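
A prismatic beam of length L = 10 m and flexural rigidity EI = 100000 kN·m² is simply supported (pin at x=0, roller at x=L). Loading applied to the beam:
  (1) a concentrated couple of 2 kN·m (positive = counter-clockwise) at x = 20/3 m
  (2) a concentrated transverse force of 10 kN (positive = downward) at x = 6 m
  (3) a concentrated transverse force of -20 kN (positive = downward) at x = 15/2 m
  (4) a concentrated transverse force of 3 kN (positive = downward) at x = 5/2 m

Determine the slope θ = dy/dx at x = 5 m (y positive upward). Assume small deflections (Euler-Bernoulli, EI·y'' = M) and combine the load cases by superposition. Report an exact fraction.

θ(5) = 3527/28800000 rad

Load 1 — applied couple M₀=2 kN·m at a=20/3 m (b=L-a=10/3):
  θ_1 = (M₀x²/(2L)+C₁)/EI  [x≤a] with C₁=M₀(3b²-L²)/(6L)=-20/9 = (2·5²/(2·10)+(-20/9))/100000 = 1/360000 rad
Load 2 — point force P=10 kN at a=6 m (b=L-a=4):
  θ_2 = -Pb(L²-b²-3x²)/(6LEI)  [x≤a] = -10·4·(10²-4²-3·5²)/(6·10·100000) = -3/50000 rad
Load 3 — point force P=-20 kN at a=15/2 m (b=L-a=5/2):
  θ_3 = -Pb(L²-b²-3x²)/(6LEI)  [x≤a] = -(-20)·(5/2)·(10²-(5/2)²-3·5²)/(6·10·100000) = 1/6400 rad
Load 4 — point force P=3 kN at a=5/2 m (b=L-a=15/2):
  θ_4 = -Pa(2L²-6Lx+3x²+a²)/(6LEI)  [x>a] = -3·(5/2)·(2·10²-6·10·5+3·5²+(5/2)²)/(6·10·100000) = 3/128000 rad
Superposition: θ = Σ θ_i = 3527/28800000 rad ≈ 0.000122 rad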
________________________
_What is required:_
Retype the material precisely, leaving out no line.

_Response to the exercise:_
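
A prismatic beam of length L = 10 m and flexural rigidity EI = 100000 kN·m² is simply supported (pin at x=0, roller at x=L). Loading applied to the beam:
  (1) a concentrated couple of 2 kN·m (positive = counter-clockwise) at x = 20/3 m
  (2) a concentrated transverse force of 10 kN (positive = downward) at x = 6 m
  (3) a concentrated transverse force of -20 kN (positive = downward) at x = 15/2 m
  (4) a concentrated transverse force of 3 kN (positive = downward) at x = 5/2 m

Determine the slope θ = dy/dx at x = 5 m (y positive upward). Assume small deflections (Euler-Bernoulli, EI·y'' = M) and combine the load cases by superposition. Report an exact fraction.

θ(5) = 3527/28800000 rad

Load 1 — applied couple M₀=2 kN·m at a=20/3 m (b=L-a=10/3):
  θ_1 = (M₀x²/(2L)+C₁)/EI  [x≤a] with C₁=M₀(3b²-L²)/(6L)=-20/9 = (2·5²/(2·10)+(-20/9))/100000 = 1/360000 rad
Load 2 — point force P=10 kN at a=6 m (b=L-a=4):
  θ_2 = -Pb(L²-b²-3x²)/(6LEI)  [x≤a] = -10·4·(10²-4²-3·5²)/(6·10·100000) = -3/50000 rad
Load 3 — point force P=-20 kN at a=15/2 m (b=L-a=5/2):
  θ_3 = -Pb(L²-b²-3x²)/(6LEI)  [x≤a] = -(-20)·(5/2)·(10²-(5/2)²-3·5²)/(6·10·100000) = 1/6400 rad
Load 4 — point force P=3 kN at a=5/2 m (b=L-a=15/2):
  θ_4 = -Pa(2L²-6Lx+3x²+a²)/(6LEI)  [x>a] = -3·(5/2)·(2·10²-6·10·5+3·5²+(5/2)²)/(6·10·100000) = 3/128000 rad
Superposition: θ = Σ θ_i = 3527/28800000 rad ≈ 0.000122 rad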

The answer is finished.